=== Extracted information ===

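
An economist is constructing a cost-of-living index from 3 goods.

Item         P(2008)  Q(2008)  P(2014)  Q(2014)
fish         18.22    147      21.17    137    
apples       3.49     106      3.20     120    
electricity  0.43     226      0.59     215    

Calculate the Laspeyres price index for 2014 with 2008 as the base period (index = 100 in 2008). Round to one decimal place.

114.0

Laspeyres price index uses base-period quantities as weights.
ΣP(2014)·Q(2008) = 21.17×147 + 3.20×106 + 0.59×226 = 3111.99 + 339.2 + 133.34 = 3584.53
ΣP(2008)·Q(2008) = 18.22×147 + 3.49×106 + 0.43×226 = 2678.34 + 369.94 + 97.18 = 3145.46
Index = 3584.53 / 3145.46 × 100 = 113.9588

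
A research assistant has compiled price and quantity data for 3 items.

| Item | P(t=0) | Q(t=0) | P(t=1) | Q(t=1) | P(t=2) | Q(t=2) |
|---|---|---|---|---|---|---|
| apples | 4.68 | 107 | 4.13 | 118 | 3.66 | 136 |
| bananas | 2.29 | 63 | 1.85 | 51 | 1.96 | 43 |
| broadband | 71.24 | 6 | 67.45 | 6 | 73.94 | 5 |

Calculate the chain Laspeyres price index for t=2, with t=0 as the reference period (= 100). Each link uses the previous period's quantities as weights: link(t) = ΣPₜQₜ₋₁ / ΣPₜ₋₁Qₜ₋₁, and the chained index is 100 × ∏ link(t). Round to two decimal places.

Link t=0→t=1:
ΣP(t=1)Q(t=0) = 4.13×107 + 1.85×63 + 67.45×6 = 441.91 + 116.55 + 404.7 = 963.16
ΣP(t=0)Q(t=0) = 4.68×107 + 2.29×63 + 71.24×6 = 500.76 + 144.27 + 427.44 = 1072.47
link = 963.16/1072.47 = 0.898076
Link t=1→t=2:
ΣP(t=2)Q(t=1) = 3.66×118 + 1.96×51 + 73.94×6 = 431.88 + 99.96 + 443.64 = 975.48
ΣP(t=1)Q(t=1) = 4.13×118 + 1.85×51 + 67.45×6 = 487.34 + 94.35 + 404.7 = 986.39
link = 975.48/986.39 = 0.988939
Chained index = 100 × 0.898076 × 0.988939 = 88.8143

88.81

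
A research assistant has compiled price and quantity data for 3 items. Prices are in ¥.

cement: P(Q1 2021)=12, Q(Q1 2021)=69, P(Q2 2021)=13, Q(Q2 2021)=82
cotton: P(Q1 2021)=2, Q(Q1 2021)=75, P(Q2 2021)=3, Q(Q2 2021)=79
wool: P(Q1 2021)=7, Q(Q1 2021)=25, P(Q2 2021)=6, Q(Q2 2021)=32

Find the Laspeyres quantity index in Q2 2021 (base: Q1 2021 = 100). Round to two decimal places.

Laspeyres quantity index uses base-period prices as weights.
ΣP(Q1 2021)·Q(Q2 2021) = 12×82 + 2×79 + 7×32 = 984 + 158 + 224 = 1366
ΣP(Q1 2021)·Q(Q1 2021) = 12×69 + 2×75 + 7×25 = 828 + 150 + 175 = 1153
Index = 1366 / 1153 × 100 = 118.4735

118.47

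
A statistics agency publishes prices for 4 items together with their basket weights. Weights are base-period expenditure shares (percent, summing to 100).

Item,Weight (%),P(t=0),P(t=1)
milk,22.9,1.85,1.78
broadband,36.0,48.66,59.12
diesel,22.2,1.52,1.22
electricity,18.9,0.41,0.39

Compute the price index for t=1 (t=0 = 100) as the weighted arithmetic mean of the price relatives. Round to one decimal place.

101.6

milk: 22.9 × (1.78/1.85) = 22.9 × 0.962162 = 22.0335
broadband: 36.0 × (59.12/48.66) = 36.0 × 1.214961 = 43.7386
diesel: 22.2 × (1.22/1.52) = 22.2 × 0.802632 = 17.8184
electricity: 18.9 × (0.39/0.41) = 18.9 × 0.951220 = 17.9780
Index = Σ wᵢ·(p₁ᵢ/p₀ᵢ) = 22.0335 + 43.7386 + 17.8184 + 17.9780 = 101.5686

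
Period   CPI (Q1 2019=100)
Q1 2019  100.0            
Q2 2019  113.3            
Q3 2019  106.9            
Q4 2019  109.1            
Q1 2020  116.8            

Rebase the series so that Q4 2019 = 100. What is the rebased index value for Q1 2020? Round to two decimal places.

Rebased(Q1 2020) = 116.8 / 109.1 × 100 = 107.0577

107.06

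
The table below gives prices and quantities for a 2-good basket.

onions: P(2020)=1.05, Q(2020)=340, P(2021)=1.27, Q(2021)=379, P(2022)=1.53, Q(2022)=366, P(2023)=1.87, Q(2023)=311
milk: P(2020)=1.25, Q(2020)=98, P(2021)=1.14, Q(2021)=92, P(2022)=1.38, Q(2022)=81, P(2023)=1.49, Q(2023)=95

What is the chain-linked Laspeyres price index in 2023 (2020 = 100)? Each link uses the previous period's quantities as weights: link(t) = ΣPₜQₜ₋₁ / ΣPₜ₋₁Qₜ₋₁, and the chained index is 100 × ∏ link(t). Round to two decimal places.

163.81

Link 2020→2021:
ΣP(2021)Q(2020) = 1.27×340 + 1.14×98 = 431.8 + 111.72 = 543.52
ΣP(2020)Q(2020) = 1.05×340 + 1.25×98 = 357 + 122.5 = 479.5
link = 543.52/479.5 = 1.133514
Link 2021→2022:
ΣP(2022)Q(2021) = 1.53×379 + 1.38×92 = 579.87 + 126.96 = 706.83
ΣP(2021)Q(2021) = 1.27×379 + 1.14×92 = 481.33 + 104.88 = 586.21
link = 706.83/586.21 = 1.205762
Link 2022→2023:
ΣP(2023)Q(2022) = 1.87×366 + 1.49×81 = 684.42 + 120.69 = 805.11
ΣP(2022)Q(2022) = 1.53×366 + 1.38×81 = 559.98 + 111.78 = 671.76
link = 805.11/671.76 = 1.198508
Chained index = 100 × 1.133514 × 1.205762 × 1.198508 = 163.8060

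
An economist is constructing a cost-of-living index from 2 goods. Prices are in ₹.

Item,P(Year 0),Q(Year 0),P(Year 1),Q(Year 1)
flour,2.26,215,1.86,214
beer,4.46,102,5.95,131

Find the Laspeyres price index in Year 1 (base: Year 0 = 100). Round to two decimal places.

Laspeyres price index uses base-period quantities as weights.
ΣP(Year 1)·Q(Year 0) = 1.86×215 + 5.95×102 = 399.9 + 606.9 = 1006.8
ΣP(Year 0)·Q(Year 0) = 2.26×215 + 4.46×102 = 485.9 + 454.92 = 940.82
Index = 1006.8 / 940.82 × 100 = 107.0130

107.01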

===

* [What you need to do]:
Gather from the entries above all lines that include the string "data".

* [Exercise solution]:
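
A research assistant has compiled price and quantity data for 3 items.
A research assistant has compiled price and quantity data for 3 items. Prices are in ¥.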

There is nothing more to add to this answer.